Extracted material
···

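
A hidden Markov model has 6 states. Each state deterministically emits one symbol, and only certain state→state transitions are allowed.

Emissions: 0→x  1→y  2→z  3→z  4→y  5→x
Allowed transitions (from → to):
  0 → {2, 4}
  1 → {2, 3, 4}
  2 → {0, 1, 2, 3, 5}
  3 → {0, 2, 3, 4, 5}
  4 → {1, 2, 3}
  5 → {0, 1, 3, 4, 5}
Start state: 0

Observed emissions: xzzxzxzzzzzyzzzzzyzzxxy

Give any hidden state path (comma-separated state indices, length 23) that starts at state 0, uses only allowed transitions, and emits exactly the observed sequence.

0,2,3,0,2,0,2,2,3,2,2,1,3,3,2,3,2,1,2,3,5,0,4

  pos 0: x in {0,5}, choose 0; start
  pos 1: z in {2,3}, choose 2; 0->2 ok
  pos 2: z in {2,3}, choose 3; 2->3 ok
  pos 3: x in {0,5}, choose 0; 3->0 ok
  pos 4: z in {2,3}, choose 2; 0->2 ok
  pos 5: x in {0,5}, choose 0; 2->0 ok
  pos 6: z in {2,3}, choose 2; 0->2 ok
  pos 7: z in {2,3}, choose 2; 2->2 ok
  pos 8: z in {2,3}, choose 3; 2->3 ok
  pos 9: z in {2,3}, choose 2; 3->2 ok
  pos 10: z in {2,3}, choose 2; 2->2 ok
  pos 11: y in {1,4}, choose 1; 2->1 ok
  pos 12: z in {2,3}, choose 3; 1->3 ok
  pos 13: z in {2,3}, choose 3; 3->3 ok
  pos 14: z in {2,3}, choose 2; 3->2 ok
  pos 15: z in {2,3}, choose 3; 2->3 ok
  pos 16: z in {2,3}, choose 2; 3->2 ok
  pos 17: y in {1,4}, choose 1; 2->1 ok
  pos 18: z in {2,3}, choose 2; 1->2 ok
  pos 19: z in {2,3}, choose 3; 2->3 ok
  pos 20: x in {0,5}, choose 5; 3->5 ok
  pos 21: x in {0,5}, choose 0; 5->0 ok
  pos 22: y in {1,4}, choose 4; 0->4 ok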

···

Exercise
The data are to be transcribed in full, exactly as given.

Response to this task
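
A hidden Markov model has 6 states. Each state deterministically emits one symbol, and only certain state→state transitions are allowed.

Emissions: 0→x  1→y  2→z  3→z  4→y  5→x
Allowed transitions (from → to):
  0 → {2, 4}
  1 → {2, 3, 4}
  2 → {0, 1, 2, 3, 5}
  3 → {0, 2, 3, 4, 5}
  4 → {1, 2, 3}
  5 → {0, 1, 3, 4, 5}
Start state: 0

Observed emissions: xzzxzxzzzzzyzzzzzyzzxxy

Give any hidden state path (comma-separated state indices, length 23) that starts at state 0, uses only allowed transitions, and emits exactly the observed sequence.

0,2,3,0,2,0,2,2,3,2,2,1,3,3,2,3,2,1,2,3,5,0,4

  pos 0: x in {0,5}, choose 0; start
  pos 1: z in {2,3}, choose 2; 0->2 ok
  pos 2: z in {2,3}, choose 3; 2->3 ok
  pos 3: x in {0,5}, choose 0; 3->0 ok
  pos 4: z in {2,3}, choose 2; 0->2 ok
  pos 5: x in {0,5}, choose 0; 2->0 ok
  pos 6: z in {2,3}, choose 2; 0->2 ok
  pos 7: z in {2,3}, choose 2; 2->2 ok
  pos 8: z in {2,3}, choose 3; 2->3 ok
  pos 9: z in {2,3}, choose 2; 3->2 ok
  pos 10: z in {2,3}, choose 2; 2->2 ok
  pos 11: y in {1,4}, choose 1; 2->1 ok
  pos 12: z in {2,3}, choose 3; 1->3 ok
  pos 13: z in {2,3}, choose 3; 3->3 ok
  pos 14: z in {2,3}, choose 2; 3->2 ok
  pos 15: z in {2,3}, choose 3; 2->3 ok
  pos 16: z in {2,3}, choose 2; 3->2 ok
  pos 17: y in {1,4}, choose 1; 2->1 ok
  pos 18: z in {2,3}, choose 2; 1->2 ok
  pos 19: z in {2,3}, choose 3; 2->3 ok
  pos 20: x in {0,5}, choose 5; 3->5 ok
  pos 21: x in {0,5}, choose 0; 5->0 ok
  pos 22: y in {1,4}, choose 4; 0->4 ok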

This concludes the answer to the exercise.